WHAT TO DO: Give back, unchanged, the lines from the one containing "Factor: 552 +" to the end of the listing, inclusive of both.

--- --- ---

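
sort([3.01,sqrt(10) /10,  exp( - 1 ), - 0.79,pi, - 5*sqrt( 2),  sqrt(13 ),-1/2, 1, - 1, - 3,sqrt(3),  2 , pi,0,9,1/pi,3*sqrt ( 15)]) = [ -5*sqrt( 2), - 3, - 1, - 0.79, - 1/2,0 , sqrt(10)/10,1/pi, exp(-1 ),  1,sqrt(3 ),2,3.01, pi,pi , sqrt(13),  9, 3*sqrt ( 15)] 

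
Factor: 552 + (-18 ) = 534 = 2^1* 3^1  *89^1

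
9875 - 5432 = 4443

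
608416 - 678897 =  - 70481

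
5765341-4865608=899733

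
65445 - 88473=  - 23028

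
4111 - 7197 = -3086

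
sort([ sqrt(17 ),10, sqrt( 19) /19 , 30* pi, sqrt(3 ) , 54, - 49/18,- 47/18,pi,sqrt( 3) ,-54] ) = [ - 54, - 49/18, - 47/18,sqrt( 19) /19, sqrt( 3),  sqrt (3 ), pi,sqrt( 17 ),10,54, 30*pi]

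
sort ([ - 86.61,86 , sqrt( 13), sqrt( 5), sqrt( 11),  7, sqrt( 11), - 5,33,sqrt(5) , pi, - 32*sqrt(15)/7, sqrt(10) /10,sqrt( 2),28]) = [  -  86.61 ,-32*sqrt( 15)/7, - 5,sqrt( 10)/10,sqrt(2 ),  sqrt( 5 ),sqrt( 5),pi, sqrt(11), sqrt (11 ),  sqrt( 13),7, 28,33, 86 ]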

--- --- ---

OUTPUT OF THE EXERCISE:
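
Factor: 552 + (-18 ) = 534 = 2^1* 3^1  *89^1

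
9875 - 5432 = 4443

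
608416 - 678897 =  - 70481

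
5765341-4865608=899733

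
65445 - 88473=  - 23028

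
4111 - 7197 = -3086

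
sort([ sqrt(17 ),10, sqrt( 19) /19 , 30* pi, sqrt(3 ) , 54, - 49/18,- 47/18,pi,sqrt( 3) ,-54] ) = [ - 54, - 49/18, - 47/18,sqrt( 19) /19, sqrt( 3),  sqrt (3 ), pi,sqrt( 17 ),10,54, 30*pi]

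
sort ([ - 86.61,86 , sqrt( 13), sqrt( 5), sqrt( 11),  7, sqrt( 11), - 5,33,sqrt(5) , pi, - 32*sqrt(15)/7, sqrt(10) /10,sqrt( 2),28]) = [  -  86.61 ,-32*sqrt( 15)/7, - 5,sqrt( 10)/10,sqrt(2 ),  sqrt( 5 ),sqrt( 5),pi, sqrt(11), sqrt (11 ),  sqrt( 13),7, 28,33, 86 ]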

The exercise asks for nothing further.